Start of SUPPLIED RECORDS
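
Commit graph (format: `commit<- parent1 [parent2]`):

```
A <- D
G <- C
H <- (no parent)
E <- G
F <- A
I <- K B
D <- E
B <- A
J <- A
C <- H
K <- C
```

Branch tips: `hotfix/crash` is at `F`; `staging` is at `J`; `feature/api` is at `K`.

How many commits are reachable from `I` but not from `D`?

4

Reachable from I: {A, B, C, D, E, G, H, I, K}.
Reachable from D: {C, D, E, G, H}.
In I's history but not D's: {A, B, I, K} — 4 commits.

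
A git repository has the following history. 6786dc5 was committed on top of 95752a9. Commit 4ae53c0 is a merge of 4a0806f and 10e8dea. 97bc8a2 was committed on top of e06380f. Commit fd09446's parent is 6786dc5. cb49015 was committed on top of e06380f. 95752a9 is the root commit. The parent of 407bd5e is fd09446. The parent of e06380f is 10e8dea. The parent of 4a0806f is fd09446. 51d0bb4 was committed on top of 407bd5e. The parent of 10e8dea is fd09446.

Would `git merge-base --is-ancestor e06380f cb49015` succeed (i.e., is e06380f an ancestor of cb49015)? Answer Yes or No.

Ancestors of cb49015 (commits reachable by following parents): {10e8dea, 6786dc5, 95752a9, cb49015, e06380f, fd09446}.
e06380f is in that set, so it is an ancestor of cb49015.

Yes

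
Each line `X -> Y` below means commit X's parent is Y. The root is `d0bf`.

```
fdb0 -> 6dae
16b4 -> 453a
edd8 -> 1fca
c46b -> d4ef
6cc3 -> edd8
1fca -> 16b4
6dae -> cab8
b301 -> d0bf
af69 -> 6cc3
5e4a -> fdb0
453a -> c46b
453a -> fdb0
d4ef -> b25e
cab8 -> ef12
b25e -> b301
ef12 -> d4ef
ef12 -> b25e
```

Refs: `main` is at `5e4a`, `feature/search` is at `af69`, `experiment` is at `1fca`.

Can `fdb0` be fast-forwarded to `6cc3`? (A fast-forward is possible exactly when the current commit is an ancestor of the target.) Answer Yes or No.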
End of SUPPLIED RECORDS
DESCRIPTION OF THE TASK ->
Search the records above for "feature" and copy every line that has it.

RESPONSE ->
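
Branch tips: `hotfix/crash` is at `F`; `staging` is at `J`; `feature/api` is at `K`.
Refs: `main` is at `5e4a`, `feature/search` is at `af69`, `experiment` is at `1fca`.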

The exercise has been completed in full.